From the first line of the data through the line containing "voice 1: D4:2", return each line exactly.
________________________
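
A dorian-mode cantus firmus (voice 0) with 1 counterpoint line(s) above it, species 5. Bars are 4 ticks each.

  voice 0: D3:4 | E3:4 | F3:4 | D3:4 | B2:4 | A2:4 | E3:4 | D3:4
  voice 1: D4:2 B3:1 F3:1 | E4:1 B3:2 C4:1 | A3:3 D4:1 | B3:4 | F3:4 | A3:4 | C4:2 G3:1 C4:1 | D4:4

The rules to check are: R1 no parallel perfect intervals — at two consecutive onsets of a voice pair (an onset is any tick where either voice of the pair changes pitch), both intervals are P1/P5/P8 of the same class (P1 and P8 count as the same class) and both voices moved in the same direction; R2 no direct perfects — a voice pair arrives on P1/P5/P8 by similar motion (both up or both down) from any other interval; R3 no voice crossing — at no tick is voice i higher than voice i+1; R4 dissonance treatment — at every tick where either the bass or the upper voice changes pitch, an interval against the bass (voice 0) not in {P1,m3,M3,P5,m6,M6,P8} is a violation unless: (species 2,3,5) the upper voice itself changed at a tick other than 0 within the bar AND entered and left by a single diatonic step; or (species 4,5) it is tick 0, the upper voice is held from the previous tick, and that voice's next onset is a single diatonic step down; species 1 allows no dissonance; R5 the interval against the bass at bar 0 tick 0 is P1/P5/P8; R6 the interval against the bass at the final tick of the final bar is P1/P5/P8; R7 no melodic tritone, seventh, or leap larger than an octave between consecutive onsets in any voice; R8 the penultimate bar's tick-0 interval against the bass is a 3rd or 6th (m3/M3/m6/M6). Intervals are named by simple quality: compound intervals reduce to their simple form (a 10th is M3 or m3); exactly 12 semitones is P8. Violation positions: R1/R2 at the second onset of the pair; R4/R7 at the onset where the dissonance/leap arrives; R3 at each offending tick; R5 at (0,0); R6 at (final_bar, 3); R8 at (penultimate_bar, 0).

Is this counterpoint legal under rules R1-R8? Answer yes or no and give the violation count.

No (5 violations)

bar 0: v0=D3 v1=D4 (P8)
bar 1: v0=E3 v1=E4 (P8)
bar 2: v0=F3 v1=A3 (M3)
bar 3: v0=D3 v1=B3 (M6)
bar 4: v0=B2 v1=F3 (TT)
bar 5: v0=A2 v1=A3 (P8)
bar 6: v0=E3 v1=C4 (m6)
bar 7: v0=D3 v1=D4 (P8)
  R7 @ bar0.3: B3->F3 leap 6st
  R2 @ bar1.0: D3/F3 m3 -> E3/E4 P8 similar
  R7 @ bar1.0: F3->E4 leap 11st
  R4 @ bar4.0: B2/F3 TT untreated
  R7 @ bar4.0: B3->F3 leap 6st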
________________________
• _RESULT BELOW_
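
A dorian-mode cantus firmus (voice 0) with 1 counterpoint line(s) above it, species 5. Bars are 4 ticks each.

  voice 0: D3:4 | E3:4 | F3:4 | D3:4 | B2:4 | A2:4 | E3:4 | D3:4
  voice 1: D4:2 B3:1 F3:1 | E4:1 B3:2 C4:1 | A3:3 D4:1 | B3:4 | F3:4 | A3:4 | C4:2 G3:1 C4:1 | D4:4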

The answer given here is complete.